[PROVIDED INFORMATION]
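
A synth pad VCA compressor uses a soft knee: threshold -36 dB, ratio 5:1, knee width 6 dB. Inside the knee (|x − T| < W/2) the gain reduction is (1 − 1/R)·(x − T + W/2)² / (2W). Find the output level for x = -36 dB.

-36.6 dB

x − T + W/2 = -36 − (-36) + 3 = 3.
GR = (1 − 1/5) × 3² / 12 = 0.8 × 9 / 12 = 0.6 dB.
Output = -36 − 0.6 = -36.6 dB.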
[/PROVIDED INFORMATION]
[PROVIDED INFORMATION]
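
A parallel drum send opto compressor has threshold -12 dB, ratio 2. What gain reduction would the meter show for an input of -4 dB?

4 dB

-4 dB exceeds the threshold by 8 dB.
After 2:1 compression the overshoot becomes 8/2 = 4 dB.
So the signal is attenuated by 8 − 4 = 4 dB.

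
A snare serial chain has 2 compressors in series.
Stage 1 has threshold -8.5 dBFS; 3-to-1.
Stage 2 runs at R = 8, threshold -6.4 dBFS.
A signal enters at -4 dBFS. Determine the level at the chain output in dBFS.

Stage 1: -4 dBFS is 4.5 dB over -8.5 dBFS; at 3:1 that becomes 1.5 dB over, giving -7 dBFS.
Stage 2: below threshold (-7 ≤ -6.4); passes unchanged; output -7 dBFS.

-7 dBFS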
[/PROVIDED INFORMATION]
EXERCISE DESCRIPTION: Beginning at the line above that contains "A snare serial", return each line exactly through the line that contains "Stage 2 runs at R = 8, threshold -6.4 dBFS.", and no others.

REPLY:
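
A snare serial chain has 2 compressors in series.
Stage 1 has threshold -8.5 dBFS; 3-to-1.
Stage 2 runs at R = 8, threshold -6.4 dBFS.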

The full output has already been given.